What to produce: Only an exact copy of the entries will serve as the answer.

*** Opening of Data records ***

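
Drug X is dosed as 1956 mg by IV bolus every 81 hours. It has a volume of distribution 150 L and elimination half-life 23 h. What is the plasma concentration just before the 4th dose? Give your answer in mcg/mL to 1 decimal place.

1.2 mcg/mL

f = (1/2)^(τ/t½) = (1/2)^(81/23) ≈ 0.0871.
C₀ = D/Vd = 1956/150 ≈ 13.040 mcg/mL.
Before the 4th dose, 3 doses have been given. Superposition: Cmin = C₀·(f + f² + … + f^3).
≈ 13.040 × (0.0871 + 0.0076 + 0.0007) ≈ 13.040 × 0.0954 ≈ 1.244 mcg/mL.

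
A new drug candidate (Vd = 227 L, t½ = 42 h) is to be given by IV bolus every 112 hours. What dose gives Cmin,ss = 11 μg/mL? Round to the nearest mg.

13358 mg

τ/t½ = 112/42 ≈ 2.6667, so f = (1/2)^(112/42) ≈ 0.157490.
Cmin,ss = (D/Vd)·f/(1−f), so D = Cmin,ss·Vd·(1−f)/f.
D = 11 × 227 × (1−f)/f ≈ 11 × 227 × 5.34961 ≈ 13357.98 mg.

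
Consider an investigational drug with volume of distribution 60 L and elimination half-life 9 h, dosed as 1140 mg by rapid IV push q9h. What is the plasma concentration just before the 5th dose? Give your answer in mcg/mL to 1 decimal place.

f = (1/2)^(τ/t½) = (1/2)^(9/9) ≈ 0.5000.
C₀ = D/Vd = 1140/60 ≈ 19.000 mcg/mL.
Before the 5th dose, 4 doses have been given. Superposition: Cmin = C₀·(f + f² + … + f^4).
≈ 19.000 × (0.5000 + 0.2500 + 0.1250 + 0.0625) ≈ 19.000 × 0.9375 ≈ 17.812 mcg/mL.

17.8 mcg/mL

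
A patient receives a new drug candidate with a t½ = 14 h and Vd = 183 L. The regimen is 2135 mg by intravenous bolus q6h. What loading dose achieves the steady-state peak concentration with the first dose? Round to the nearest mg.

8307 mg

f = (1/2)^(6/14) ≈ 0.742997; accumulation ratio R = 1/(1−f) ≈ 3.89101.
Loading dose to hit Cmax,ss on first dose: D_load = D_maint·R ≈ 2135 × 3.89101 ≈ 8307.31 mg.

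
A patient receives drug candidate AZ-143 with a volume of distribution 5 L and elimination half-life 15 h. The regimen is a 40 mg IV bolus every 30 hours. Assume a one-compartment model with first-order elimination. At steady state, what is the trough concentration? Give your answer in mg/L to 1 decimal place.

The dosing interval is 2 half-lives, so f = 2^(−2) = 0.25.
Accumulation ratio R = 1/(1 − f) = 1/0.75 = 4/3.
Single-dose peak C₀ = D/Vd = 40/5 = 8 mg/L.
Steady-state peak Cmax,ss = C₀·R = 8 × 4/3 ≈ 10.667 mg/L.
Steady-state trough Cmin,ss = Cmax,ss·f ≈ 10.667 × 0.25 ≈ 2.667 mg/L.

2.7 mg/L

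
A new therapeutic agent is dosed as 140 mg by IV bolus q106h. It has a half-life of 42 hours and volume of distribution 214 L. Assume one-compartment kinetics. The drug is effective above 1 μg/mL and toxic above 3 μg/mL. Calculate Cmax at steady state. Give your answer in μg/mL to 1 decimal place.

0.8 μg/mL

τ/t½ = 106/42 ≈ 2.5238, so fraction remaining f = (1/2)^(106/42) ≈ 0.1739.
At steady state, accumulation factor R = 1/(1 − e^(−kτ)) ≈ 1.2105.
Single-dose peak C₀ = D/Vd = 140/214 ≈ 0.654 μg/mL.
Steady-state peak Cmax,ss = C₀·R ≈ 0.654 × 1.2105 ≈ 0.792 μg/mL.
Peak 0.8 μg/mL vs MTC 3 μg/mL: below toxic threshold.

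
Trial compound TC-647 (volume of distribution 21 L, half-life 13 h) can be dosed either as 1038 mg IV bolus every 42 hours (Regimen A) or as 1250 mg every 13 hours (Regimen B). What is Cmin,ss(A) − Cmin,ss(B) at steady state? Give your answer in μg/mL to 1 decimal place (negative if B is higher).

Regimen A: f = (1/2)^(42/13) ≈ 0.1065; Cmin,ss = (1038/21)·f/(1−f) ≈ 5.892 μg/mL.
Regimen B: f = (1/2)^(13/13) ≈ 0.5000; Cmin,ss = (1250/21)·f/(1−f) ≈ 59.524 μg/mL.
Difference ≈ 5.892 − 59.524 ≈ -53.632 μg/mL.

-53.6 μg/mL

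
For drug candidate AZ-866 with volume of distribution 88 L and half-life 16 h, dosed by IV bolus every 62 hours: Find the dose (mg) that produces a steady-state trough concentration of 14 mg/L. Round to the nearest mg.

16844 mg

τ/t½ = 62/16 ≈ 3.875, so f = (1/2)^(62/16) ≈ 0.068157.
Cmin,ss = (D/Vd)·f/(1−f), so D = Cmin,ss·Vd·(1−f)/f.
D = 14 × 88 × (1−f)/f ≈ 14 × 88 × 13.67201 ≈ 16843.92 mg.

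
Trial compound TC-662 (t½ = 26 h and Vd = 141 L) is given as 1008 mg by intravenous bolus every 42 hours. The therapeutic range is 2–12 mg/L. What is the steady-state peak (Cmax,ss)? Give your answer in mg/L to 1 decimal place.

τ/t½ = 42/26 ≈ 1.6154, so fraction remaining f = (1/2)^(42/26) ≈ 0.3264.
At steady state, accumulation factor R = 1/(1 − e^(−kτ)) ≈ 1.4846.
Single-dose peak C₀ = D/Vd = 1008/141 ≈ 7.149 mg/L.
Steady-state peak Cmax,ss = C₀·R ≈ 7.149 × 1.4846 ≈ 10.613 mg/L.
Peak 10.6 mg/L vs MTC 12 mg/L: below toxic threshold.

10.6 mg/L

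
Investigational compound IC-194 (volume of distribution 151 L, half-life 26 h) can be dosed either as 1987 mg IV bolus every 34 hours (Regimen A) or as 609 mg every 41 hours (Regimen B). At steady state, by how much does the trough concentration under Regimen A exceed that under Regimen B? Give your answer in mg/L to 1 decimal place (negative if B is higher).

Regimen A: f = (1/2)^(34/26) ≈ 0.4040; Cmin,ss = (1987/151)·f/(1−f) ≈ 8.920 mg/L.
Regimen B: f = (1/2)^(41/26) ≈ 0.3352; Cmin,ss = (609/151)·f/(1−f) ≈ 2.034 mg/L.
Difference ≈ 8.920 − 2.034 ≈ 6.886 mg/L.

6.9 mg/L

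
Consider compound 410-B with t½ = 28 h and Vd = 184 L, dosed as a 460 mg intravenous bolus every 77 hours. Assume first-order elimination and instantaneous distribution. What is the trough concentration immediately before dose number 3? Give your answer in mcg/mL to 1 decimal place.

f = (1/2)^(τ/t½) = (1/2)^(77/28) ≈ 0.1487.
C₀ = D/Vd = 460/184 ≈ 2.500 mcg/mL.
Before the 3rd dose, 2 doses have been given. Superposition: Cmin = C₀·(f + f²).
≈ 2.500 × (0.1487 + 0.0221) ≈ 2.500 × 0.1708 ≈ 0.427 mcg/mL.

0.4 mcg/mL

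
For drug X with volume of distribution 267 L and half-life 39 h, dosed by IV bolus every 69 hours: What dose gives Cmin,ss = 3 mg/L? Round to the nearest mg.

1929 mg

τ/t½ = 69/39 ≈ 1.7692, so f = (1/2)^(69/39) ≈ 0.293365.
Cmin,ss = (D/Vd)·f/(1−f), so D = Cmin,ss·Vd·(1−f)/f.
D = 3 × 267 × (1−f)/f ≈ 3 × 267 × 2.40872 ≈ 1929.38 mg.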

*** Close of Data records ***

Written response:
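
Drug X is dosed as 1956 mg by IV bolus every 81 hours. It has a volume of distribution 150 L and elimination half-life 23 h. What is the plasma concentration just before the 4th dose? Give your answer in mcg/mL to 1 decimal place.

1.2 mcg/mL

f = (1/2)^(τ/t½) = (1/2)^(81/23) ≈ 0.0871.
C₀ = D/Vd = 1956/150 ≈ 13.040 mcg/mL.
Before the 4th dose, 3 doses have been given. Superposition: Cmin = C₀·(f + f² + … + f^3).
≈ 13.040 × (0.0871 + 0.0076 + 0.0007) ≈ 13.040 × 0.0954 ≈ 1.244 mcg/mL.

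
A new drug candidate (Vd = 227 L, t½ = 42 h) is to be given by IV bolus every 112 hours. What dose gives Cmin,ss = 11 μg/mL? Round to the nearest mg.

13358 mg

τ/t½ = 112/42 ≈ 2.6667, so f = (1/2)^(112/42) ≈ 0.157490.
Cmin,ss = (D/Vd)·f/(1−f), so D = Cmin,ss·Vd·(1−f)/f.
D = 11 × 227 × (1−f)/f ≈ 11 × 227 × 5.34961 ≈ 13357.98 mg.

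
Consider an investigational drug with volume of distribution 60 L and elimination half-life 9 h, dosed as 1140 mg by rapid IV push q9h. What is the plasma concentration just before the 5th dose? Give your answer in mcg/mL to 1 decimal place.

f = (1/2)^(τ/t½) = (1/2)^(9/9) ≈ 0.5000.
C₀ = D/Vd = 1140/60 ≈ 19.000 mcg/mL.
Before the 5th dose, 4 doses have been given. Superposition: Cmin = C₀·(f + f² + … + f^4).
≈ 19.000 × (0.5000 + 0.2500 + 0.1250 + 0.0625) ≈ 19.000 × 0.9375 ≈ 17.812 mcg/mL.

17.8 mcg/mL

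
A patient receives a new drug candidate with a t½ = 14 h and Vd = 183 L. The regimen is 2135 mg by intravenous bolus q6h. What loading dose achieves the steady-state peak concentration with the first dose? Round to the nearest mg.

8307 mg

f = (1/2)^(6/14) ≈ 0.742997; accumulation ratio R = 1/(1−f) ≈ 3.89101.
Loading dose to hit Cmax,ss on first dose: D_load = D_maint·R ≈ 2135 × 3.89101 ≈ 8307.31 mg.

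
A patient receives drug candidate AZ-143 with a volume of distribution 5 L and elimination half-life 15 h. The regimen is a 40 mg IV bolus every 30 hours. Assume a one-compartment model with first-order elimination. At steady state, what is the trough concentration? Give your answer in mg/L to 1 decimal place.

The dosing interval is 2 half-lives, so f = 2^(−2) = 0.25.
Accumulation ratio R = 1/(1 − f) = 1/0.75 = 4/3.
Single-dose peak C₀ = D/Vd = 40/5 = 8 mg/L.
Steady-state peak Cmax,ss = C₀·R = 8 × 4/3 ≈ 10.667 mg/L.
Steady-state trough Cmin,ss = Cmax,ss·f ≈ 10.667 × 0.25 ≈ 2.667 mg/L.

2.7 mg/L

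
A new therapeutic agent is dosed as 140 mg by IV bolus q106h. It has a half-life of 42 hours and volume of distribution 214 L. Assume one-compartment kinetics. The drug is effective above 1 μg/mL and toxic above 3 μg/mL. Calculate Cmax at steady state. Give your answer in μg/mL to 1 decimal place.

0.8 μg/mL

τ/t½ = 106/42 ≈ 2.5238, so fraction remaining f = (1/2)^(106/42) ≈ 0.1739.
At steady state, accumulation factor R = 1/(1 − e^(−kτ)) ≈ 1.2105.
Single-dose peak C₀ = D/Vd = 140/214 ≈ 0.654 μg/mL.
Steady-state peak Cmax,ss = C₀·R ≈ 0.654 × 1.2105 ≈ 0.792 μg/mL.
Peak 0.8 μg/mL vs MTC 3 μg/mL: below toxic threshold.

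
Trial compound TC-647 (volume of distribution 21 L, half-life 13 h) can be dosed either as 1038 mg IV bolus every 42 hours (Regimen A) or as 1250 mg every 13 hours (Regimen B). What is Cmin,ss(A) − Cmin,ss(B) at steady state? Give your answer in μg/mL to 1 decimal place (negative if B is higher).

Regimen A: f = (1/2)^(42/13) ≈ 0.1065; Cmin,ss = (1038/21)·f/(1−f) ≈ 5.892 μg/mL.
Regimen B: f = (1/2)^(13/13) ≈ 0.5000; Cmin,ss = (1250/21)·f/(1−f) ≈ 59.524 μg/mL.
Difference ≈ 5.892 − 59.524 ≈ -53.632 μg/mL.

-53.6 μg/mL

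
For drug candidate AZ-866 with volume of distribution 88 L and half-life 16 h, dosed by IV bolus every 62 hours: Find the dose (mg) that produces a steady-state trough concentration of 14 mg/L. Round to the nearest mg.

16844 mg

τ/t½ = 62/16 ≈ 3.875, so f = (1/2)^(62/16) ≈ 0.068157.
Cmin,ss = (D/Vd)·f/(1−f), so D = Cmin,ss·Vd·(1−f)/f.
D = 14 × 88 × (1−f)/f ≈ 14 × 88 × 13.67201 ≈ 16843.92 mg.

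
Trial compound TC-662 (t½ = 26 h and Vd = 141 L) is given as 1008 mg by intravenous bolus every 42 hours. The therapeutic range is 2–12 mg/L. What is the steady-state peak (Cmax,ss)? Give your answer in mg/L to 1 decimal place.

τ/t½ = 42/26 ≈ 1.6154, so fraction remaining f = (1/2)^(42/26) ≈ 0.3264.
At steady state, accumulation factor R = 1/(1 − e^(−kτ)) ≈ 1.4846.
Single-dose peak C₀ = D/Vd = 1008/141 ≈ 7.149 mg/L.
Steady-state peak Cmax,ss = C₀·R ≈ 7.149 × 1.4846 ≈ 10.613 mg/L.
Peak 10.6 mg/L vs MTC 12 mg/L: below toxic threshold.

10.6 mg/L

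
Investigational compound IC-194 (volume of distribution 151 L, half-life 26 h) can be dosed either as 1987 mg IV bolus every 34 hours (Regimen A) or as 609 mg every 41 hours (Regimen B). At steady state, by how much does the trough concentration under Regimen A exceed that under Regimen B? Give your answer in mg/L to 1 decimal place (negative if B is higher).

Regimen A: f = (1/2)^(34/26) ≈ 0.4040; Cmin,ss = (1987/151)·f/(1−f) ≈ 8.920 mg/L.
Regimen B: f = (1/2)^(41/26) ≈ 0.3352; Cmin,ss = (609/151)·f/(1−f) ≈ 2.034 mg/L.
Difference ≈ 8.920 − 2.034 ≈ 6.886 mg/L.

6.9 mg/L

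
Consider compound 410-B with t½ = 28 h and Vd = 184 L, dosed as a 460 mg intravenous bolus every 77 hours. Assume first-order elimination and instantaneous distribution. What is the trough concentration immediately before dose number 3? Give your answer in mcg/mL to 1 decimal place.

f = (1/2)^(τ/t½) = (1/2)^(77/28) ≈ 0.1487.
C₀ = D/Vd = 460/184 ≈ 2.500 mcg/mL.
Before the 3rd dose, 2 doses have been given. Superposition: Cmin = C₀·(f + f²).
≈ 2.500 × (0.1487 + 0.0221) ≈ 2.500 × 0.1708 ≈ 0.427 mcg/mL.

0.4 mcg/mL

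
For drug X with volume of distribution 267 L and half-life 39 h, dosed by IV bolus every 69 hours: What dose gives Cmin,ss = 3 mg/L? Round to the nearest mg.

1929 mg

τ/t½ = 69/39 ≈ 1.7692, so f = (1/2)^(69/39) ≈ 0.293365.
Cmin,ss = (D/Vd)·f/(1−f), so D = Cmin,ss·Vd·(1−f)/f.
D = 3 × 267 × (1−f)/f ≈ 3 × 267 × 2.40872 ≈ 1929.38 mg.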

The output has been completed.